*** DATASET EXCERPTS

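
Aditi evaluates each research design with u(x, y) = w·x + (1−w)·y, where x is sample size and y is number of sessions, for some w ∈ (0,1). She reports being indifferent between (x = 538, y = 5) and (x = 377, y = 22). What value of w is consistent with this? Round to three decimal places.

u(538,5) = u(377,22) means w·538 + (1−w)·5 = w·377 + (1−w)·22.
Collecting terms: w·161 = (1−w)·17.
So w/(1−w) = 17/161 = 0.1056, giving w = 17/(161+17) = 0.096.

w = 0.096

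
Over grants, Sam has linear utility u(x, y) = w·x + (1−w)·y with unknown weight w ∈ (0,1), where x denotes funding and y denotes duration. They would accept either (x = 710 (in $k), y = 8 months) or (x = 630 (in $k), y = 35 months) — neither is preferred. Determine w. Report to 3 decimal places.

w = 0.252

Indifference: w·710 + (1−w)·8 = w·630 + (1−w)·35.
Collecting terms: w·80 = (1−w)·27.
Hence w = 27/(80+27) = 27/107 = 0.252.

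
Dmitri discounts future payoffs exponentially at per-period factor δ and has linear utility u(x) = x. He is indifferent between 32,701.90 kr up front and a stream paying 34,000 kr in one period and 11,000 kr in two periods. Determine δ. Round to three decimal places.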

******

> **PROMPT**
Every entry should be reproduced exactly, with no part omitted.

> **EXPECTED ANSWER**
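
Aditi evaluates each research design with u(x, y) = w·x + (1−w)·y, where x is sample size and y is number of sessions, for some w ∈ (0,1). She reports being indifferent between (x = 538, y = 5) and (x = 377, y = 22). What value of w is consistent with this? Round to three decimal places.

u(538,5) = u(377,22) means w·538 + (1−w)·5 = w·377 + (1−w)·22.
Collecting terms: w·161 = (1−w)·17.
So w/(1−w) = 17/161 = 0.1056, giving w = 17/(161+17) = 0.096.

w = 0.096

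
Over grants, Sam has linear utility u(x, y) = w·x + (1−w)·y with unknown weight w ∈ (0,1), where x denotes funding and y denotes duration. They would accept either (x = 710 (in $k), y = 8 months) or (x = 630 (in $k), y = 35 months) — neither is preferred. Determine w. Report to 3 decimal places.

w = 0.252

Indifference: w·710 + (1−w)·8 = w·630 + (1−w)·35.
Collecting terms: w·80 = (1−w)·27.
Hence w = 27/(80+27) = 27/107 = 0.252.

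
Dmitri discounts future payoffs exponentially at per-period factor δ and has linear utility u(x) = x. He is indifferent between 32,701.90 kr up front and a stream paying 34,000 kr in one period and 11,000 kr in two periods. Determine δ. Round to three decimal places.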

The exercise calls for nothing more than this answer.